Records to process:
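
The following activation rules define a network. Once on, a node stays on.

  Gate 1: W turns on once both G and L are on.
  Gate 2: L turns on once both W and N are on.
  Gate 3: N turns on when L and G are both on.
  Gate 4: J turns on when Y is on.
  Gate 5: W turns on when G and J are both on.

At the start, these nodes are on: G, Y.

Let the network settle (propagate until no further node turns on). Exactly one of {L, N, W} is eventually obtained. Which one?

Gate 4: Y on → J on.
G and J are on, so W turns on (Gate 5).
N would need L and G (Gate 3), but L never turns on. L would need W and N (Gate 2), but N never turns on.

W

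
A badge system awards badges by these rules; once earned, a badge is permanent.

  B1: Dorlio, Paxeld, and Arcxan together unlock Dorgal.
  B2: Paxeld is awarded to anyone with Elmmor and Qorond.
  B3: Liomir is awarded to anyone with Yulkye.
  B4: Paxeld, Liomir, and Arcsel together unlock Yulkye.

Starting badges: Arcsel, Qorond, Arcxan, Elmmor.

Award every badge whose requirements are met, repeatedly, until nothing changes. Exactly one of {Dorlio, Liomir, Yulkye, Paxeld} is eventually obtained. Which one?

With Elmmor and Qorond, Paxeld is earned (B2).
Liomir would need Yulkye (B3), but Yulkye is never earned. No rule produces Dorlio, and it is not given. Yulkye would need Paxeld, Liomir, and Arcsel (B4), but Liomir is never earned.

Paxeld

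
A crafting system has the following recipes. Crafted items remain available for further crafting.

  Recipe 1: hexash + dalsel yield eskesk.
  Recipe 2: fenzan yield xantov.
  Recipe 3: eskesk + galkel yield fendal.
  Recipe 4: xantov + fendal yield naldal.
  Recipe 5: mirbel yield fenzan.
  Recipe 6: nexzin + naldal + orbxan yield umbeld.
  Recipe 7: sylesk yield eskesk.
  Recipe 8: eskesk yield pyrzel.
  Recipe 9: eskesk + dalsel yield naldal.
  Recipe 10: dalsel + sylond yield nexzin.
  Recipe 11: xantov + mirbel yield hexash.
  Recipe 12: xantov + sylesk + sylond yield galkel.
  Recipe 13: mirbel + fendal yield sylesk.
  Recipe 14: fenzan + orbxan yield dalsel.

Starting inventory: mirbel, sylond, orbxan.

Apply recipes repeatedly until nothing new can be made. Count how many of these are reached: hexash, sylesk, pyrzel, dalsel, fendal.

mirbel → fenzan (Recipe 5).
Using Recipe 14, fenzan and orbxan make dalsel.
Using Recipe 2, fenzan makes xantov.
Using Recipe 11, xantov and mirbel make hexash.
hexash + dalsel → eskesk (Recipe 1).
Using Recipe 8, eskesk makes pyrzel.
hexash: reached.
sylesk would need mirbel and fendal (Recipe 13), but fendal is never obtained.
pyrzel: reached.
dalsel: reached.
fendal would need eskesk and galkel (Recipe 3), but galkel is never obtained.
Reached: hexash, pyrzel, and dalsel — 3 of the 5.

3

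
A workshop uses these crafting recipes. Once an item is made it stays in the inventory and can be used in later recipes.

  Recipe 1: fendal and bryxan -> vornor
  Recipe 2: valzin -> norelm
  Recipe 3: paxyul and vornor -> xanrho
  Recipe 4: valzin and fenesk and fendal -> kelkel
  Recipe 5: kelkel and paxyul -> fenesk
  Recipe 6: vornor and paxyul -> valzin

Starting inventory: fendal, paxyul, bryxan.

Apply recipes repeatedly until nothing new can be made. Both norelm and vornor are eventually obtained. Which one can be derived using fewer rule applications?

vornor: fendal and bryxan -> vornor (Recipe 1). [1 rule application]
norelm: fendal and bryxan -> vornor (Recipe 1). vornor and paxyul -> valzin (Recipe 6). Using Recipe 2, valzin makes norelm. [3 rule applications]
vornor needs fewer.

vornor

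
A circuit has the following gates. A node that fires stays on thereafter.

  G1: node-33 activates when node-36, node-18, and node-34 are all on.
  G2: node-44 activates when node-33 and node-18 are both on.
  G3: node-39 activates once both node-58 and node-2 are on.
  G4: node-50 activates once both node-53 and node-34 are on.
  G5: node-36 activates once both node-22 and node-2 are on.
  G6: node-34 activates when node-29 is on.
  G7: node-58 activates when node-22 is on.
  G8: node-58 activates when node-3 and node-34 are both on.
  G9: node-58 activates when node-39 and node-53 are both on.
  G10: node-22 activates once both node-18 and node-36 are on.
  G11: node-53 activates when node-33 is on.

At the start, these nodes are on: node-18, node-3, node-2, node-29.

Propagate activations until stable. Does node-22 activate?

node-22 would need node-18 and node-36 (G10), but node-36 never turns on.

No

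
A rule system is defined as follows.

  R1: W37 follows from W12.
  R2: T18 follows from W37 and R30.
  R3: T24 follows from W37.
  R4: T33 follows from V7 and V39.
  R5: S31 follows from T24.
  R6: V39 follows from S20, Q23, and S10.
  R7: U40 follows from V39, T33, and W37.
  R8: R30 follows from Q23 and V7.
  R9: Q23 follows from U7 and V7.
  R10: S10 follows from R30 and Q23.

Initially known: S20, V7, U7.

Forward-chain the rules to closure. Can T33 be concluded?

From U7 and V7, R9 gives Q23.
From Q23 and V7, R8 gives R30.
From R30 and Q23, R10 gives S10.
From S20, Q23, and S10, R6 gives V39.
V7 and V39 hold, so T33 follows (R4).

Yes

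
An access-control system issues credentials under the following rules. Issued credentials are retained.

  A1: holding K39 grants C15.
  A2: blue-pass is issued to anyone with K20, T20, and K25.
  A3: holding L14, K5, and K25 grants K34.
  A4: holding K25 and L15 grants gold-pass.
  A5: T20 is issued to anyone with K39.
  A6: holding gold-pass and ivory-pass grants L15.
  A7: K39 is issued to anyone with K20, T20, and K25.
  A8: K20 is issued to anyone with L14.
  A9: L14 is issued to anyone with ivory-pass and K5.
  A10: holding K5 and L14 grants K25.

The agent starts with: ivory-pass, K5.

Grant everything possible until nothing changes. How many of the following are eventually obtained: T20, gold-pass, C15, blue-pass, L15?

0

T20 would need K39 (A5), but K39 is never granted.
gold-pass would need K25 and L15 (A4), but L15 is never granted.
C15 would need K39 (A1), but K39 is never granted.
blue-pass would need K20, T20, and K25 (A2), but T20 is never granted.
L15 would need gold-pass and ivory-pass (A6), but gold-pass is never granted.
None of the 5 are reached.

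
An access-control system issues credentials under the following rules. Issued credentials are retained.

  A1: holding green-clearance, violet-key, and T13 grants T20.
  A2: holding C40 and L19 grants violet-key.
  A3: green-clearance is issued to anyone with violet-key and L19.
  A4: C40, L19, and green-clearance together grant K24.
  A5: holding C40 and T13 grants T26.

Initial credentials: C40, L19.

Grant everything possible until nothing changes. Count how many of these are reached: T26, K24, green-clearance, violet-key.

Holding C40 and L19 grants violet-key (A2).
Holding violet-key and L19 grants green-clearance (A3).
Holding C40, L19, and green-clearance grants K24 (A4).
T26 would need C40 and T13 (A5), but T13 is never granted.
K24: reached.
green-clearance: reached.
violet-key: reached.
Reached: K24, green-clearance, and violet-key — 3 of the 4.

3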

What you need to do: What do the lines above say from the one containing "Starting inventory: fendal, paxyul, bryxan." down to the one containing "G9: node-58 activates"? Return them exactly, both end lines included, and only them.

Solution to the exercise:
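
Starting inventory: fendal, paxyul, bryxan.

Apply recipes repeatedly until nothing new can be made. Both norelm and vornor are eventually obtained. Which one can be derived using fewer rule applications?

vornor: fendal and bryxan -> vornor (Recipe 1). [1 rule application]
norelm: fendal and bryxan -> vornor (Recipe 1). vornor and paxyul -> valzin (Recipe 6). Using Recipe 2, valzin makes norelm. [3 rule applications]
vornor needs fewer.

vornor

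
A circuit has the following gates. A node that fires stays on thereafter.

  G1: node-33 activates when node-36, node-18, and node-34 are all on.
  G2: node-44 activates when node-33 and node-18 are both on.
  G3: node-39 activates once both node-58 and node-2 are on.
  G4: node-50 activates once both node-53 and node-34 are on.
  G5: node-36 activates once both node-22 and node-2 are on.
  G6: node-34 activates when node-29 is on.
  G7: node-58 activates when node-22 is on.
  G8: node-58 activates when node-3 and node-34 are both on.
  G9: node-58 activates when node-39 and node-53 are both on.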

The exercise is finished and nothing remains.